Start of Block
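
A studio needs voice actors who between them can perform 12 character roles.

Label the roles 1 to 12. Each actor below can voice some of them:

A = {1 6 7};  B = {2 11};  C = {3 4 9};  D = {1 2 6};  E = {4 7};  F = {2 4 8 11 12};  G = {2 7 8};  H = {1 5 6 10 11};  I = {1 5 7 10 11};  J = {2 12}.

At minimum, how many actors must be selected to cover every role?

C and F and H and I together: C ∪ F ∪ H ∪ I = {1, 2, 3, 4, 5, 6, 7, 8, 9, 10, 11, 12} — every role is covered.
No 3 of the 10 actors cover everything (all 120 combinations miss at least one role), so 4 is optimal.

4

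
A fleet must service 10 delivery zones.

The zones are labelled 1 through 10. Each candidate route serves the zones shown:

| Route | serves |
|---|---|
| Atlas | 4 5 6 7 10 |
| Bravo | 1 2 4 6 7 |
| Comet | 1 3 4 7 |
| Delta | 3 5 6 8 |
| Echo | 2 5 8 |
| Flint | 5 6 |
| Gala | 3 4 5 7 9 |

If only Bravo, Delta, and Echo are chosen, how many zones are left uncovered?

Union of Bravo, Delta, Echo = {1, 2, 3, 4, 5, 6, 7, 8}.
Not covered: 9, 10 — 2 zones.

2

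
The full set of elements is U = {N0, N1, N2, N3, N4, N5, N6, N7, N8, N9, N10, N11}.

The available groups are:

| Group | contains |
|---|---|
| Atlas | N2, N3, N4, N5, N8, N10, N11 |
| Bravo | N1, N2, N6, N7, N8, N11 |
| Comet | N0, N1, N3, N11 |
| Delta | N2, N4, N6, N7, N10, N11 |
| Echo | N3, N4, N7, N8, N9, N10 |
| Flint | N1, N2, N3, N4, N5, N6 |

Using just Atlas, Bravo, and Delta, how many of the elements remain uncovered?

2

Union of Atlas, Bravo, Delta = {N1, N2, N3, N4, N5, N6, N7, N8, N10, N11}.
Not covered: N0, N9 — 2 elements.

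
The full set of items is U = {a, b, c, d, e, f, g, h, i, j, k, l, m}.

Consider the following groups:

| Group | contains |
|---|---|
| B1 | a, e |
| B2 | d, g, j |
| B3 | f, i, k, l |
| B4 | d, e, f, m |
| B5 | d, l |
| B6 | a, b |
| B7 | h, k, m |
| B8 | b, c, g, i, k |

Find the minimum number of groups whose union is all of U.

B1, B2, B3, B7, and B8 cover everything between them: the union {a, b, c, d, e, f, g, h, i, j, k, l, m} is all of U.
No 4 of the 8 groups cover everything (all 70 combinations miss at least one item), so 5 is optimal.

5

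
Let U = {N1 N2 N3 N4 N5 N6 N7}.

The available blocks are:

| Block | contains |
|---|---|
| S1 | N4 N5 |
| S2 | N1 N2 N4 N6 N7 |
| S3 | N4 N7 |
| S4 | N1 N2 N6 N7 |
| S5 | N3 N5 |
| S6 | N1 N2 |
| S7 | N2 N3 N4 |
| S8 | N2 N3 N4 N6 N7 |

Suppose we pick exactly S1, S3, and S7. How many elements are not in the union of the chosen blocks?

Union of S1, S3, S7 = {N2, N3, N4, N5, N7}.
Not covered: N1, N6 — 2 elements.

2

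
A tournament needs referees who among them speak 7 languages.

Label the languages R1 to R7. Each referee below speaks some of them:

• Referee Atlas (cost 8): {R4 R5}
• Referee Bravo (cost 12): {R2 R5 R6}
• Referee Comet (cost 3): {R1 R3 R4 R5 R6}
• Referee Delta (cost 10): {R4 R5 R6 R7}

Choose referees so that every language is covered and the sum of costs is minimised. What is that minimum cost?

Bravo, Comet, Delta together cover every language (Bravo ∪ Comet ∪ Delta = {R1, R2, R3, R4, R5, R6, R7}); total cost 12 + 3 + 10 = 25.
No covering selection has total cost below 25.

25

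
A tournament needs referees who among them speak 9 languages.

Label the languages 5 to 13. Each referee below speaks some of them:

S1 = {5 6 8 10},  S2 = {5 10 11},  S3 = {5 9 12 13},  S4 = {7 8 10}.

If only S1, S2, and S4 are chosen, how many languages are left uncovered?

Union of S1, S2, S4 = {5, 6, 7, 8, 10, 11}.
Not covered: 9, 12, 13 — 3 languages.

3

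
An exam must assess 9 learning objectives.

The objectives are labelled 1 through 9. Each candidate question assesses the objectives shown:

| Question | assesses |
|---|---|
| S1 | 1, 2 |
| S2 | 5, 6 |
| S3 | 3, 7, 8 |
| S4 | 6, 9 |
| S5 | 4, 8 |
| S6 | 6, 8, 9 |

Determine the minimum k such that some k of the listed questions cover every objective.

S1 and S2 and S3 and S4 and S5 together: S1 ∪ S2 ∪ S3 ∪ S4 ∪ S5 = {1, 2, 3, 4, 5, 6, 7, 8, 9} — every objective is covered.
Only S5 contains 4, so S5 is forced; the remaining 7 objectives need at least 4 more questions (each remaining question adds at most 2) — so at least 5 questions are needed, and 5 is optimal.

5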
End of Block
Every line above from the line with "Consider the following" to the line with "A tournament needs referees who among them speak 9", inclusive, must be returned exactly; no other line belongs in the reply.

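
Consider the following groups:

| Group | contains |
|---|---|
| B1 | a, e |
| B2 | d, g, j |
| B3 | f, i, k, l |
| B4 | d, e, f, m |
| B5 | d, l |
| B6 | a, b |
| B7 | h, k, m |
| B8 | b, c, g, i, k |

Find the minimum number of groups whose union is all of U.

B1, B2, B3, B7, and B8 cover everything between them: the union {a, b, c, d, e, f, g, h, i, j, k, l, m} is all of U.
No 4 of the 8 groups cover everything (all 70 combinations miss at least one item), so 5 is optimal.

5

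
Let U = {N1 N2 N3 N4 N5 N6 N7}.

The available blocks are:

| Block | contains |
|---|---|
| S1 | N4 N5 |
| S2 | N1 N2 N4 N6 N7 |
| S3 | N4 N7 |
| S4 | N1 N2 N6 N7 |
| S5 | N3 N5 |
| S6 | N1 N2 |
| S7 | N2 N3 N4 |
| S8 | N2 N3 N4 N6 N7 |

Suppose we pick exactly S1, S3, and S7. How many elements are not in the union of the chosen blocks?

Union of S1, S3, S7 = {N2, N3, N4, N5, N7}.
Not covered: N1, N6 — 2 elements.

2

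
A tournament needs referees who among them speak 7 languages.

Label the languages R1 to R7. Each referee below speaks some of them:

• Referee Atlas (cost 8): {R4 R5}
• Referee Bravo (cost 12): {R2 R5 R6}
• Referee Comet (cost 3): {R1 R3 R4 R5 R6}
• Referee Delta (cost 10): {R4 R5 R6 R7}

Choose referees so that every language is covered and the sum of costs is minimised. What is that minimum cost?

Bravo, Comet, Delta together cover every language (Bravo ∪ Comet ∪ Delta = {R1, R2, R3, R4, R5, R6, R7}); total cost 12 + 3 + 10 = 25.
No covering selection has total cost below 25.

25

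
A tournament needs referees who among them speak 9 languages.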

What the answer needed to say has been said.